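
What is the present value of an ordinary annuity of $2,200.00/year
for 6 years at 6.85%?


Formula: PV = PMT * (1 - (1+r)^(-n)) / r
Discount factor: (1 + 0.0685)^(-6) = 0.671975
Bracket: 1 - 0.671975 = 0.328025
PV = $2,200.00 * 0.328025 / 0.0685 = $10,535.12

$10,535.12


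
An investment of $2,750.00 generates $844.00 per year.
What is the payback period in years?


Formula: Payback = investment / annual cash flow
Substituting: Payback = $2,750.00 / $844.00
Payback = 3.2583 years

3.2583 years


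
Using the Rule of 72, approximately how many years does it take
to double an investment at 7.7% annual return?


Formula: Years ≈ 72 / r
Substituting: Years ≈ 72 / 7.7
Years ≈ 9.4

9.4 years


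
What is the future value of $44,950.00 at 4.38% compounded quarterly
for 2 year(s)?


Formula: FV = P * (1 + r/m)^(m*t)
Period rate: r/m = 0.0438 / 4 = 0.01095
Total periods: m*t = 4 * 2 = 8
Growth factor: (1 + 0.01095)^8 = 1.091032
FV = $44,950.00 * 1.091032 = $49,041.88

$49,041.88


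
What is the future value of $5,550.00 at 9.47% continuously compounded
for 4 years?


Formula: FV = P * e^(r*t)
Exponent: r*t = 0.0947 * 4 = 0.3788
e^(0.3788) = 1.460531
FV = $5,550.00 * 1.460531 = $8,105.95

$8,105.95


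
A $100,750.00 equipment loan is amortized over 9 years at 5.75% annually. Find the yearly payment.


Formula: PMT = PV * r / (1 - (1+r)^(-n))
Denominator: 1 - (1 + 0.0575)^(-9) = 0.395388
Numerator: $100,750.00 * 0.0575 = 5793.125
PMT = 5793.125 / 0.395388 = $14,651.74

$14,651.74


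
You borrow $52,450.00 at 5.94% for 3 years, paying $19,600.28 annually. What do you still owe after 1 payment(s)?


Formula: Balance = PV*(1+r)^k - PMT*((1+r)^k - 1)/r
Growth: (1 + 0.0594)^1 = 1.0594
Accumulated factor: ((1+r)^k - 1)/r = 1.0
Balance = $52,450.00 * 1.0594 - $19,600.28 * 1.0
Balance = $35,965.25

$35,965.25


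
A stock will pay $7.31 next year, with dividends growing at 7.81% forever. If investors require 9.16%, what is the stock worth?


Formula: P = D1 / (r - g)
Spread: r - g = 0.0916 - 0.0781 = 0.0135
Substituting: P = $7.31 / 0.0135
P = $541.48

$541.48


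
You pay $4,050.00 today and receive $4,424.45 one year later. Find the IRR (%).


Formula: IRR = C1/C0 - 1
Substituting: IRR = $4,424.45 / $4,050.00 - 1
Ratio: 1.092457 - 1 = 0.092457
IRR = 9.2457%

9.2457%


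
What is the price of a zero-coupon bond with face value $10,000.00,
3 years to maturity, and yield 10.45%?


Formula: Price = FV / (1 + r)^n
Substituting: Price = $10,000.00 / (1 + 0.1045)^3
Discount factor: (1.1045)^3 = 1.347402
Price = $10,000.00 / 1.347402 = $7,421.69

$7,421.69


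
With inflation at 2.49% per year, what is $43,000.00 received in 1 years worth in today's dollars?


Formula: Real value = nominal / (1 + inflation)^years
Price level: (1 + 0.0249)^1 = 1.0249
Real value = $43,000.00 / 1.0249 = $41,955.31

$41,955.31


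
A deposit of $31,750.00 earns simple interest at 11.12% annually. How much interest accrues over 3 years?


Formula: I = P * r * t
Substituting: I = $31,750.00 * 0.1112 * 3
Step: I = $31,750.00 * 0.3336
I = $10,591.80

$10,591.80


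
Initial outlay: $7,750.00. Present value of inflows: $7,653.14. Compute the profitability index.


Formula: PI = PV(cash flows) / initial investment
Substituting: PI = $7,653.14 / $7,750.00
PI = 0.9875

0.9875


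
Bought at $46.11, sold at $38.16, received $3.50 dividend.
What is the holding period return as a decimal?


Formula: HPR = (P1 - P0 + D) / P0
Gain: $38.16 - $46.11 + $3.50 = -$4.45
HPR = -$4.45 / $46.11 = -0.0965

-0.0965


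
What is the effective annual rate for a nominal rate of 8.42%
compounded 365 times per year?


Formula: EAR = (1 + r/m)^m - 1
Period rate: r/m = 0.0842 / 365 = 0.000231
Compounding: (1 + 0.000231)^365 = 1.087836
EAR = 1.087836 - 1 = 0.087836

0.087836


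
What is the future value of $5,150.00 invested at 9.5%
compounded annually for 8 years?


Formula: FV = P * (1 + r)^n
Substituting: FV = $5,150.00 * (1 + 0.095)^8
Growth factor: (1.095)^8 = 2.066869
FV = $5,150.00 * 2.066869 = $10,644.38

$10,644.38


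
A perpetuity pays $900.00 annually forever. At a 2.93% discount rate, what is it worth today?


Formula: PV = C / r
Substituting: PV = $900.00 / 0.0293
PV = $30,716.72

$30,716.72


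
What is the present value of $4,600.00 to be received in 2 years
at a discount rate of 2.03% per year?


Formula: PV = FV / (1 + r)^n
Substituting: PV = $4,600.00 / (1 + 0.0203)^2
Discount factor: (1.0203)^2 = 1.041012
PV = $4,600.00 / 1.041012 = $4,418.78

$4,418.78


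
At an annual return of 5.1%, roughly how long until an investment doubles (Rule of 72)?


Formula: Years ≈ 72 / r
Substituting: Years ≈ 72 / 5.1
Years ≈ 14.1

14.1 years


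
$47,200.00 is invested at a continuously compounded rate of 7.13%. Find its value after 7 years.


Formula: FV = P * e^(r*t)
Exponent: r*t = 0.0713 * 7 = 0.4991
e^(0.4991) = 1.647238
FV = $47,200.00 * 1.647238 = $77,749.64

$77,749.64


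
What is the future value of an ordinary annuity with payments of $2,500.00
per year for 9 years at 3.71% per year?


Formula: FV = PMT * ((1+r)^n - 1) / r
Growth factor: (1 + 0.0371)^9 = 1.387988
Numerator: 1.387988 - 1 = 0.387988
FV = $2,500.00 * 0.387988 / 0.0371 = $26,144.74

$26,144.74


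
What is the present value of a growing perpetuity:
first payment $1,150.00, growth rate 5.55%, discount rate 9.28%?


Formula: PV = C / (r - g)
Spread: r - g = 0.0928 - 0.0555 = 0.0373
Substituting: PV = $1,150.00 / 0.0373
PV = $30,831.10

$30,831.10


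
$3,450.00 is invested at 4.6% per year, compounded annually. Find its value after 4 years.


Formula: FV = P * (1 + r)^n
Substituting: FV = $3,450.00 * (1 + 0.046)^4
Growth factor: (1.046)^4 = 1.19709
FV = $3,450.00 * 1.19709 = $4,129.96

$4,129.96


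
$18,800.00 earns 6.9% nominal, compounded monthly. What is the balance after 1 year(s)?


Formula: FV = P * (1 + r/m)^(m*t)
Period rate: r/m = 0.069 / 12 = 0.00575
Total periods: m*t = 12 * 1 = 12
Growth factor: (1 + 0.00575)^12 = 1.071224
FV = $18,800.00 * 1.071224 = $20,139.02

$20,139.02


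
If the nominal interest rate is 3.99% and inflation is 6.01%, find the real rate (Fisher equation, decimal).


Formula: (1 + r_real) = (1 + r_nom) / (1 + inflation)
Substituting: (1 + r_real) = 1.0399 / 1.0601
(1 + r_real) = 0.980945
r_real = 0.980945 - 1 = -0.019055

-0.019055


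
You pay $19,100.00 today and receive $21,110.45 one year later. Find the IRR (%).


Formula: IRR = C1/C0 - 1
Substituting: IRR = $21,110.45 / $19,100.00 - 1
Ratio: 1.105259 - 1 = 0.105259
IRR = 10.5259%

10.5259%


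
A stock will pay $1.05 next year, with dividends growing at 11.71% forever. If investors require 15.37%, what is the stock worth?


Formula: P = D1 / (r - g)
Spread: r - g = 0.1537 - 0.1171 = 0.0366
Substituting: P = $1.05 / 0.0366
P = $28.69

$28.69


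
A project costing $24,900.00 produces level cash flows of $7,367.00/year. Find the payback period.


Formula: Payback = investment / annual cash flow
Substituting: Payback = $24,900.00 / $7,367.00
Payback = 3.3799 years

3.3799 years


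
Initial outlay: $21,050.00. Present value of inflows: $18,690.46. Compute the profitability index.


Formula: PI = PV(cash flows) / initial investment
Substituting: PI = $18,690.46 / $21,050.00
PI = 0.8879

0.8879


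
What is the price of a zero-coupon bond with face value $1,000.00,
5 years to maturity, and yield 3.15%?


Formula: Price = FV / (1 + r)^n
Substituting: Price = $1,000.00 / (1 + 0.0315)^5
Discount factor: (1.0315)^5 = 1.16774
Price = $1,000.00 / 1.16774 = $856.36

$856.36


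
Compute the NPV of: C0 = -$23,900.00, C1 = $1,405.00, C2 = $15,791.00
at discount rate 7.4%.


Formula: NPV = C0 + C1/(1+r) + C2/(1+r)^2
Discount C1: $1,405.00 / (1 + 0.074) = $1,308.19
Discount C2: $15,791.00 / (1 + 0.074)^2 = $13,689.93
NPV = -$23,900.00 + $1,308.19 + $13,689.93 = -$8,901.88

-$8,901.88


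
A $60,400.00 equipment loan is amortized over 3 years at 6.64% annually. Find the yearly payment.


Formula: PMT = PV * r / (1 - (1+r)^(-n))
Denominator: 1 - (1 + 0.0664)^(-3) = 0.175407
Numerator: $60,400.00 * 0.0664 = 4010.56
PMT = 4010.56 / 0.175407 = $22,864.30

$22,864.30


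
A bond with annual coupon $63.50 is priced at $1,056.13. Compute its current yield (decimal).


Formula: Current yield = annual coupon / price
Substituting: CY = $63.50 / $1,056.13
CY = 0.060125

0.060125


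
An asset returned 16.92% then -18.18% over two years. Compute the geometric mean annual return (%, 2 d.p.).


Formula: Geometric mean = ((1+r1)*(1+r2))^(1/2) - 1
Product: (1 + 0.1692) * (1 + -0.1818) = 1.1692 * 0.8182 = 0.956639
Square root: 0.956639^0.5 = 0.978079
Geometric mean = 0.978079 - 1 = -0.021921
As percentage: -2.19%

-2.19%


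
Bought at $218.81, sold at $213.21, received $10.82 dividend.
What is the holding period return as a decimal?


Formula: HPR = (P1 - P0 + D) / P0
Gain: $213.21 - $218.81 + $10.82 = $5.22
HPR = $5.22 / $218.81 = 0.0239

0.0239


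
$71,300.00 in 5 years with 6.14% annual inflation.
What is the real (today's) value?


Formula: Real value = nominal / (1 + inflation)^years
Price level: (1 + 0.0614)^5 = 1.347086
Real value = $71,300.00 / 1.347086 = $52,929.05

$52,929.05


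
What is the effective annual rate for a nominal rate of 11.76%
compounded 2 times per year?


Formula: EAR = (1 + r/m)^m - 1
Period rate: r/m = 0.1176 / 2 = 0.0588
Compounding: (1 + 0.0588)^2 = 1.121057
EAR = 1.121057 - 1 = 0.121057

0.121057


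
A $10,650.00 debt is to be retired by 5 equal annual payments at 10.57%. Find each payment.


Formula: PMT = PV * r / (1 - (1+r)^(-n))
Denominator: 1 - (1 + 0.1057)^(-5) = 0.394919
Numerator: $10,650.00 * 0.1057 = 1125.705
PMT = 1125.705 / 0.394919 = $2,850.47

$2,850.47


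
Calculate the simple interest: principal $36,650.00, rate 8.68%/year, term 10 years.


Formula: I = P * r * t
Substituting: I = $36,650.00 * 0.0868 * 10
Step: I = $36,650.00 * 0.868
I = $31,812.20

$31,812.20


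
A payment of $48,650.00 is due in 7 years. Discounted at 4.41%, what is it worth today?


Formula: PV = FV / (1 + r)^n
Substituting: PV = $48,650.00 / (1 + 0.0441)^7
Discount factor: (1.0441)^7 = 1.352679
PV = $48,650.00 / 1.352679 = $35,965.67

$35,965.67


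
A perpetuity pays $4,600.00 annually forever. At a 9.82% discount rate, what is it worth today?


Formula: PV = C / r
Substituting: PV = $4,600.00 / 0.0982
PV = $46,843.18

$46,843.18


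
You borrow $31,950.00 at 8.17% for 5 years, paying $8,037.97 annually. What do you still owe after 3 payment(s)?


Formula: Balance = PV*(1+r)^k - PMT*((1+r)^k - 1)/r
Growth: (1 + 0.0817)^3 = 1.26567
Accumulated factor: ((1+r)^k - 1)/r = 3.251775
Balance = $31,950.00 * 1.26567 - $8,037.97 * 3.251775
Balance = $14,300.49

$14,300.49


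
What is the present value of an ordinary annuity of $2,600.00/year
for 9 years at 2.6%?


Formula: PV = PMT * (1 - (1+r)^(-n)) / r
Discount factor: (1 + 0.026)^(-9) = 0.793732
Bracket: 1 - 0.793732 = 0.206268
PV = $2,600.00 * 0.206268 / 0.026 = $20,626.82

$20,626.82


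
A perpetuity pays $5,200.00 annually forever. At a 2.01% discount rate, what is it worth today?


Formula: PV = C / r
Substituting: PV = $5,200.00 / 0.0201
PV = $258,706.47

$258,706.47


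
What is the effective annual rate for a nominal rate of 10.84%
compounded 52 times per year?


Formula: EAR = (1 + r/m)^m - 1
Period rate: r/m = 0.1084 / 52 = 0.002085
Compounding: (1 + 0.002085)^52 = 1.114368
EAR = 1.114368 - 1 = 0.114368

0.114368


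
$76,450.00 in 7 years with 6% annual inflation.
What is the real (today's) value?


Formula: Real value = nominal / (1 + inflation)^years
Price level: (1 + 0.06)^7 = 1.50363
Real value = $76,450.00 / 1.50363 = $50,843.62

$50,843.62


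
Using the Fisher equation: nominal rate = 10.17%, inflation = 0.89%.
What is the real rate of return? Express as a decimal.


Formula: (1 + r_real) = (1 + r_nom) / (1 + inflation)
Substituting: (1 + r_real) = 1.1017 / 1.0089
(1 + r_real) = 1.091981
r_real = 1.091981 - 1 = 0.091981

0.091981


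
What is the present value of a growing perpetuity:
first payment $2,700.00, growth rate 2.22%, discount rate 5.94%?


Formula: PV = C / (r - g)
Spread: r - g = 0.0594 - 0.0222 = 0.0372
Substituting: PV = $2,700.00 / 0.0372
PV = $72,580.65

$72,580.65


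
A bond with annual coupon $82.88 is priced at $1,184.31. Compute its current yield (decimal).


Formula: Current yield = annual coupon / price
Substituting: CY = $82.88 / $1,184.31
CY = 0.069982

0.069982


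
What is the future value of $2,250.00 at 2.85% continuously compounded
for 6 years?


Formula: FV = P * e^(r*t)
Exponent: r*t = 0.0285 * 6 = 0.171
e^(0.171) = 1.186491
FV = $2,250.00 * 1.186491 = $2,669.60

$2,669.60


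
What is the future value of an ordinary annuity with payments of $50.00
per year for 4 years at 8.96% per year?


Formula: FV = PMT * ((1+r)^n - 1) / r
Growth factor: (1 + 0.0896)^4 = 1.409511
Numerator: 1.409511 - 1 = 0.409511
FV = $50.00 * 0.409511 / 0.0896 = $228.52

$228.52


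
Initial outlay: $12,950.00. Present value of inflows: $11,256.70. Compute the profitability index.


Formula: PI = PV(cash flows) / initial investment
Substituting: PI = $11,256.70 / $12,950.00
PI = 0.8692

0.8692


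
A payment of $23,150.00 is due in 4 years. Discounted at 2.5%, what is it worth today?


Formula: PV = FV / (1 + r)^n
Substituting: PV = $23,150.00 / (1 + 0.025)^4
Discount factor: (1.025)^4 = 1.103813
PV = $23,150.00 / 1.103813 = $20,972.76

$20,972.76


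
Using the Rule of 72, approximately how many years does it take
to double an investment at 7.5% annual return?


Formula: Years ≈ 72 / r
Substituting: Years ≈ 72 / 7.5
Years ≈ 9.6

9.6 years


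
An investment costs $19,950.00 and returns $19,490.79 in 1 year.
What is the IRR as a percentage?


Formula: IRR = C1/C0 - 1
Substituting: IRR = $19,490.79 / $19,950.00 - 1
Ratio: 0.976982 - 1 = -0.023018
IRR = -2.3018%

-2.3018%


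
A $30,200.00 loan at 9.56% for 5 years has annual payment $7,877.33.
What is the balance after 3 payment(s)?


Formula: Balance = PV*(1+r)^k - PMT*((1+r)^k - 1)/r
Growth: (1 + 0.0956)^3 = 1.315092
Accumulated factor: ((1+r)^k - 1)/r = 3.295939
Balance = $30,200.00 * 1.315092 - $7,877.33 * 3.295939
Balance = $13,752.57

$13,752.57


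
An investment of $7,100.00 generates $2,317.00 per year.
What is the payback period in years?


Formula: Payback = investment / annual cash flow
Substituting: Payback = $7,100.00 / $2,317.00
Payback = 3.0643 years

3.0643 years


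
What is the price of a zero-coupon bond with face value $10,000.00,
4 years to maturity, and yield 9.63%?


Formula: Price = FV / (1 + r)^n
Substituting: Price = $10,000.00 / (1 + 0.0963)^4
Discount factor: (1.0963)^4 = 1.4445
Price = $10,000.00 / 1.4445 = $6,922.81

$6,922.81


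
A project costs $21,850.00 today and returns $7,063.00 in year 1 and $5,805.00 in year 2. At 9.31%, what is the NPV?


Formula: NPV = C0 + C1/(1+r) + C2/(1+r)^2
Discount C1: $7,063.00 / (1 + 0.0931) = $6,461.44
Discount C2: $5,805.00 / (1 + 0.0931)^2 = $4,858.28
NPV = -$21,850.00 + $6,461.44 + $4,858.28 = -$10,530.28

-$10,530.28


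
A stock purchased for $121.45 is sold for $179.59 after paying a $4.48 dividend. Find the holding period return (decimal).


Formula: HPR = (P1 - P0 + D) / P0
Gain: $179.59 - $121.45 + $4.48 = $62.62
HPR = $62.62 / $121.45 = 0.5156

0.5156


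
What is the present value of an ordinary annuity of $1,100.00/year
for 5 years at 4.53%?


Formula: PV = PMT * (1 - (1+r)^(-n)) / r
Discount factor: (1 + 0.0453)^(-5) = 0.8013
Bracket: 1 - 0.8013 = 0.1987
PV = $1,100.00 * 0.1987 / 0.0453 = $4,824.94

$4,824.94


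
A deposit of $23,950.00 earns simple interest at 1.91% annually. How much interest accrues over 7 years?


Formula: I = P * r * t
Substituting: I = $23,950.00 * 0.0191 * 7
Step: I = $23,950.00 * 0.1337
I = $3,202.12

$3,202.12


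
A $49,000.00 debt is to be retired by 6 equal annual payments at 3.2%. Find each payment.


Formula: PMT = PV * r / (1 - (1+r)^(-n))
Denominator: 1 - (1 + 0.032)^(-6) = 0.172207
Numerator: $49,000.00 * 0.032 = 1568.0
PMT = 1568.0 / 0.172207 = $9,105.33

$9,105.33


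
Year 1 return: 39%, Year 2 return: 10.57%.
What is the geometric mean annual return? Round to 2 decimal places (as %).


Formula: Geometric mean = ((1+r1)*(1+r2))^(1/2) - 1
Product: (1 + 0.39) * (1 + 0.1057) = 1.39 * 1.1057 = 1.536923
Square root: 1.536923^0.5 = 1.239727
Geometric mean = 1.239727 - 1 = 0.239727
As percentage: 23.97%

23.97%


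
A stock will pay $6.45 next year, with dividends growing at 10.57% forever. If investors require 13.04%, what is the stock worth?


Formula: P = D1 / (r - g)
Spread: r - g = 0.1304 - 0.1057 = 0.0247
Substituting: P = $6.45 / 0.0247
P = $261.13

$261.13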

§ §

* **Description of the task**: In the entries above, find the line holding "to double an investment at 7.5%" and the line holding "An investment of $7,100.00", then retype exactly those two lines and every line between them, and nothing else.

* **Response box**:
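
to double an investment at 7.5% annual return?


Formula: Years ≈ 72 / r
Substituting: Years ≈ 72 / 7.5
Years ≈ 9.6

9.6 years


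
An investment costs $19,950.00 and returns $19,490.79 in 1 year.
What is the IRR as a percentage?


Formula: IRR = C1/C0 - 1
Substituting: IRR = $19,490.79 / $19,950.00 - 1
Ratio: 0.976982 - 1 = -0.023018
IRR = -2.3018%

-2.3018%


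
A $30,200.00 loan at 9.56% for 5 years has annual payment $7,877.33.
What is the balance after 3 payment(s)?


Formula: Balance = PV*(1+r)^k - PMT*((1+r)^k - 1)/r
Growth: (1 + 0.0956)^3 = 1.315092
Accumulated factor: ((1+r)^k - 1)/r = 3.295939
Balance = $30,200.00 * 1.315092 - $7,877.33 * 3.295939
Balance = $13,752.57

$13,752.57


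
An investment of $7,100.00 generates $2,317.00 per year.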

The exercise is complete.